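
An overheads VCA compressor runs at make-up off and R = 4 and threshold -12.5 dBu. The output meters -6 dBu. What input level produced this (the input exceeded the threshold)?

Post-compression overshoot = -6 − (-12.5) = 6.5 dB.
Undo the ratio: input overshoot = 6.5 × 4 = 26 dB, giving input = 13.5 dBu.

13.5 dBu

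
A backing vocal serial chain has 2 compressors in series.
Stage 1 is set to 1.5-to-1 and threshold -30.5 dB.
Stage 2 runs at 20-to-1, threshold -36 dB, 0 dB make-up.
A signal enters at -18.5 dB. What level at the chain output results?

Stage 1: -18.5 dB is 12 dB over -30.5 dB; at 1.5:1 that becomes 8 dB over, giving -22.5 dB.
Stage 2: overshoot 13.5 dB → 13.5/20 = 0.675 dB → -35.325 dB.

-35.325 dB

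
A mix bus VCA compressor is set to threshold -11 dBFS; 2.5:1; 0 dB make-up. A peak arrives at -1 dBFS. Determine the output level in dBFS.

-7 dBFS

The input is 10 dB above the -11 dBFS threshold.
At 2.5:1 the overshoot is divided by 2.5, leaving 4 dB above threshold.
That puts the output at -7 dBFS.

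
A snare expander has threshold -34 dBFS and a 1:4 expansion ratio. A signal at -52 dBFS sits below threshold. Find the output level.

-106 dBFS

Undershoot = (-34) − (-52) = 18 dB.
At 1:4, that expands to 72 dB under threshold.
Output = -34 − 72 = -106 dBFS.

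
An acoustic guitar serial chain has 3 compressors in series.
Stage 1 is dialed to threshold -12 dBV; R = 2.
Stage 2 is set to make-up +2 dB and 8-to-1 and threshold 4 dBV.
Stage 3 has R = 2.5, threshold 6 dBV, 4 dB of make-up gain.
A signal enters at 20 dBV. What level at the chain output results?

Stage 1: 20 dBV is 32 dB over -12 dBV; at 2:1 that becomes 16 dB over, giving 4 dBV.
Stage 2: 4 dBV is at or below the 4 dBV threshold — no compression; make-up brings it to 6 dBV.
Stage 3: 6 dBV is at or below the 6 dBV threshold — no compression; make-up brings it to 10 dBV.

10 dBV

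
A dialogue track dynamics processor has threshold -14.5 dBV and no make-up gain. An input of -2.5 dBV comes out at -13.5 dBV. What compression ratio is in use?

Input overshoot = -2.5 − (-14.5) = 12 dB; output overshoot = -13.5 − (-14.5) = 1 dB.
Ratio = 12 / 1 = 12.

12:1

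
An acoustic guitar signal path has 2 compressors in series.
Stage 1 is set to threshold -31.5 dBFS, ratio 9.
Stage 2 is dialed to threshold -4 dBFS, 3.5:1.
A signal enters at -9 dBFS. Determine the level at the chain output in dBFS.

-29 dBFS

Stage 1: overshoot 22.5 dB → 22.5/9 = 2.5 dB → -29 dBFS.
Stage 2: -29 dBFS ≤ -4 dBFS, so stage 2 doesn't engage; output -29 dBFS.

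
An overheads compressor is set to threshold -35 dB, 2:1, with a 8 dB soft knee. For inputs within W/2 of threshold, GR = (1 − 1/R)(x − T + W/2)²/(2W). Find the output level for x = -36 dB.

-36.28125 dB

x − T + W/2 = -36 − (-35) + 4 = 3.
GR = (1 − 1/2) × 3² / 16 = 0.5 × 9 / 16 = 0.28125 dB.
Output = -36 − 0.28125 = -36.28125 dB.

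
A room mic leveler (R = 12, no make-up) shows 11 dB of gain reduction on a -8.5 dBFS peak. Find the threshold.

-20.5 dBFS

Let T be the threshold. Output overshoot = (input overshoot)/R, so -19.5 − T = (-8.5 − T)/12.
12·(-19.5 − T) = -8.5 − T → 11·T = -234 − (-8.5) = -225.5.
T = -225.5/11 = -20.5 dBFS.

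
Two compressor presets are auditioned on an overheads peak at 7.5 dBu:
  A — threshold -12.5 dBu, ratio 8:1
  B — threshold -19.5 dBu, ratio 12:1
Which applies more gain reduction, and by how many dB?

A: GR = 20 − 20/8 = 17.5 dB.
B: GR = 27 − 27/12 = 24.75 dB.
Difference: 7.25 dB in favour of B.

B, by 7.25 dB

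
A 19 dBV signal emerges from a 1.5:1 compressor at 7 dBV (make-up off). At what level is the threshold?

-17 dBV

Let T be the threshold. Output overshoot = (input overshoot)/R, so 7 − T = (19 − T)/1.5.
1.5·(7 − T) = 19 − T → 0.5·T = 10.5 − 19 = -8.5.
T = -8.5/0.5 = -17 dBV.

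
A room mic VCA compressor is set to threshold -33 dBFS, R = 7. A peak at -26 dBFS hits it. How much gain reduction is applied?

6 dB

Overshoot = -26 − (-33) = 7 dB.
At 7:1, output sits 7/7 = 1 dB above threshold.
GR = overshoot in − overshoot out = 7 − 1 = 6 dB.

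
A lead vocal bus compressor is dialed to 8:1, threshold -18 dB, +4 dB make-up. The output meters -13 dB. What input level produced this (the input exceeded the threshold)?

-10 dB

Before make-up, the level was -13 − 4 = -17 dB.
That's 1 dB above the -18 dB threshold.
Undo the ratio: input overshoot = 1 × 8 = 8 dB, giving input = -10 dB.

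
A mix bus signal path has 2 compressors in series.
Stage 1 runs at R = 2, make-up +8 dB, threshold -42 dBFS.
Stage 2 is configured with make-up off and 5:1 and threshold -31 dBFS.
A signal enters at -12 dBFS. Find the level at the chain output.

-28.6 dBFS

Stage 1: -12 dBFS is 30 dB over -42 dBFS; at 2:1 that becomes 15 dB over, giving -27 dBFS; +8 dB make-up → -19 dBFS.
Stage 2: overshoot 12 dB → 12/5 = 2.4 dB → -28.6 dBFS.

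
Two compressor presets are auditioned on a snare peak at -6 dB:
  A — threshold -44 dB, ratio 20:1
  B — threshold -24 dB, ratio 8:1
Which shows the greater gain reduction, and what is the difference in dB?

A: 38 dB over, compressed to 1.9 dB over, so 36.1 dB of GR.
B: 18 dB over, compressed to 2.25 dB over, so 15.75 dB of GR.
A reduces 20.35 dB more.

A, by 20.35 dB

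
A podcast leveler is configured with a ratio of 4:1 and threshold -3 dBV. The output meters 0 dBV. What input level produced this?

9 dBV

That's 3 dB above the -3 dBV threshold.
Undo the ratio: input overshoot = 3 × 4 = 12 dB, giving input = 9 dBV.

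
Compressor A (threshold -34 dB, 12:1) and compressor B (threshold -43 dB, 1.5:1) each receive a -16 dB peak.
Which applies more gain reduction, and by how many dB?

A, by 7.5 dB

A: overshoot 18 dB → output overshoot 1.5 dB → GR 16.5 dB.
B: overshoot 27 dB → output overshoot 18 dB → GR 9 dB.
A applies 7.5 dB more gain reduction.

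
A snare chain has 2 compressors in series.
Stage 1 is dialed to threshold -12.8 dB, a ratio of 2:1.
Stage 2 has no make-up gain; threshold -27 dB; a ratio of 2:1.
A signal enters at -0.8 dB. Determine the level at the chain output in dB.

Stage 1: overshoot 12 dB → 12/2 = 6 dB → -6.8 dB.
Stage 2: overshoot 20.2 dB → 20.2/2 = 10.1 dB → -16.9 dB.

-16.9 dB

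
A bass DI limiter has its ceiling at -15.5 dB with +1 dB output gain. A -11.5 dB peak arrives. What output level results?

-14.5 dB

At ∞:1, everything above -15.5 dB is held at the ceiling.
Output gain then adds 1 dB: -15.5 + 1 = -14.5 dB.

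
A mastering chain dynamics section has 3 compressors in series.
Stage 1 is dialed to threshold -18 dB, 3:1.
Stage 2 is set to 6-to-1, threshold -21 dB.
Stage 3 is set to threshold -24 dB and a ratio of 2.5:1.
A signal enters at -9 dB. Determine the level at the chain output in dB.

-22.4 dB

Stage 1: overshoot 9 dB → 9/3 = 3 dB → -15 dB.
Stage 2: overshoot 6 dB → 6/6 = 1 dB → -20 dB.
Stage 3: -20 dB is 4 dB over -24 dB; at 2.5:1 that becomes 1.6 dB over, giving -22.4 dB.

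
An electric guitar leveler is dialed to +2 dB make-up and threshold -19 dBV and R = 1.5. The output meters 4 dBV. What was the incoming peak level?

Remove make-up: 4 − 2 = 2 dBV.
Post-compression overshoot = 2 − (-19) = 21 dB.
Before 1.5:1 compression the overshoot was 21 × 1.5 = 31.5 dB, so input = -19 + 31.5 = 12.5 dBV.

12.5 dBV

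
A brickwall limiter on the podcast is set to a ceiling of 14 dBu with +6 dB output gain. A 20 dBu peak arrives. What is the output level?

20 dBu

At ∞:1, everything above 14 dBu is held at the ceiling.
Output gain then adds 6 dB: 14 + 6 = 20 dBu.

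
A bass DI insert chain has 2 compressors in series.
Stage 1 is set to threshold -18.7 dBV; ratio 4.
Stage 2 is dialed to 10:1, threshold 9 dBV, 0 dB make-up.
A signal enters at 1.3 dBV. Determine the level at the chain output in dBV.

Stage 1: 20 dB above -18.7 dBV, reduced 4:1 to 5 dB above → -13.7 dBV.
Stage 2: -13.7 dBV is at or below the 9 dBV threshold — no compression; output -13.7 dBV.

-13.7 dBV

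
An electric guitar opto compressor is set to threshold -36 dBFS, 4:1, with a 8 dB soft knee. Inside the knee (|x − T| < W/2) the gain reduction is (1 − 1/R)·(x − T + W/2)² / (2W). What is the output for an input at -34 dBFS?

x − T + W/2 = -34 − (-36) + 4 = 6.
GR = (1 − 1/4) × 6² / 16 = 0.75 × 36 / 16 = 1.6875 dB.
Output = -34 − 1.6875 = -35.6875 dBFS.

-35.6875 dBFS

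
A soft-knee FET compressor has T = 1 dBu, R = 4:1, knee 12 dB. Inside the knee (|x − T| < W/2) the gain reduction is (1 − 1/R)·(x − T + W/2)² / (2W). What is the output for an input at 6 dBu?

x − T + W/2 = 6 − 1 + 6 = 11.
GR = (1 − 1/4) × 11² / 24 = 0.75 × 121 / 24 = 3.78125 dB.
Output = 6 − 3.78125 = 2.21875 dBu.

2.21875 dBu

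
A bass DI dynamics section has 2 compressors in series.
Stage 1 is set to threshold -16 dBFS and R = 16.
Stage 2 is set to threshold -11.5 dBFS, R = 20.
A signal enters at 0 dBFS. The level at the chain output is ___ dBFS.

-15 dBFS

Stage 1: 16 dB above -16 dBFS, reduced 16:1 to 1 dB above → -15 dBFS.
Stage 2: -15 dBFS is at or below the -11.5 dBFS threshold — no compression; output -15 dBFS.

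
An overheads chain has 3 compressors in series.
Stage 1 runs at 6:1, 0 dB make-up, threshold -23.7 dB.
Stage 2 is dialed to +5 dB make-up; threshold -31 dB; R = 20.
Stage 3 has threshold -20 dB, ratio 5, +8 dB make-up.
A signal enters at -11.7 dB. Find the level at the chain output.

-17.535 dB

Stage 1: overshoot 12 dB → 12/6 = 2 dB → -21.7 dB.
Stage 2: overshoot 9.3 dB → 9.3/20 = 0.465 dB → -30.535 dB; +5 dB make-up → -25.535 dB.
Stage 3: below threshold (-25.535 ≤ -20); passes unchanged; make-up brings it to -17.535 dB.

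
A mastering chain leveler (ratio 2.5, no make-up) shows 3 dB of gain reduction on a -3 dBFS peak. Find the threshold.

Gain reduction = -3 − (-6) = 3 dB; output overshoot = GR / (R − 1) = 3 / 1.5 = 2 dB.
Threshold = output − output overshoot = -6 − 2 = -8 dBFS.

-8 dBFS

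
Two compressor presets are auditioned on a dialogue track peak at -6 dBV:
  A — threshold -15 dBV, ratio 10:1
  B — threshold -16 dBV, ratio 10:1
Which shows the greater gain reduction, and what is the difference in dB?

A: overshoot 9 dB → output overshoot 0.9 dB → GR 8.1 dB.
B: overshoot 10 dB → output overshoot 1 dB → GR 9 dB.
Difference: 0.9 dB in favour of B.

B, by 0.9 dB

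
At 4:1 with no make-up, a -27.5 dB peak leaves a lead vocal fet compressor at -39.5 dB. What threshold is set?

-43.5 dB

Let T be the threshold. Output overshoot = (input overshoot)/R, so -39.5 − T = (-27.5 − T)/4.
4·(-39.5 − T) = -27.5 − T → 3·T = -158 − (-27.5) = -130.5.
T = -130.5/3 = -43.5 dB.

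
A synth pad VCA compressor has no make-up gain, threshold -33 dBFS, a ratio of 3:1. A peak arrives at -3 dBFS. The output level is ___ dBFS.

-23 dBFS

The input is 30 dB above the -33 dBFS threshold.
The 30 dB excess becomes 10 dB after 3:1 reduction.
That puts the output at -23 dBFS.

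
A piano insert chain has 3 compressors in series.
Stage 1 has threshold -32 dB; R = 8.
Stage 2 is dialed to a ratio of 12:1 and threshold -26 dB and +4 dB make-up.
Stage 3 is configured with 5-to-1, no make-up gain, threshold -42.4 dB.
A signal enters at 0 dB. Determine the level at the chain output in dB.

-38.72 dB

Stage 1: 32 dB above -32 dB, reduced 8:1 to 4 dB above → -28 dB.
Stage 2: -28 dB is at or below the -26 dB threshold — no compression; make-up brings it to -24 dB.
Stage 3: -24 dB is 18.4 dB over -42.4 dB; at 5:1 that becomes 3.68 dB over, giving -38.72 dB.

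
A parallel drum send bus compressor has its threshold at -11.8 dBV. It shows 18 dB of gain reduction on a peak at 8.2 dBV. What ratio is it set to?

10:1

Input overshoot = 8.2 − (-11.8) = 20 dB.
Output overshoot = 20 − 18 = 2 dB.
Ratio = input overshoot / output overshoot = 20 / 2 = 10.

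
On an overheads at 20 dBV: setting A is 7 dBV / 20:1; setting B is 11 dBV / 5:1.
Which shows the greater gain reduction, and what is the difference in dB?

A, by 5.15 dB

A: GR = 13 − 13/20 = 12.35 dB.
B: GR = 9 − 9/5 = 7.2 dB.
A reduces 5.15 dB more.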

→ TASK PROMPT:
Your response should be the count of lines in the material above that contain "insert", with nothing added.

→ EXERCISE ANSWER:
2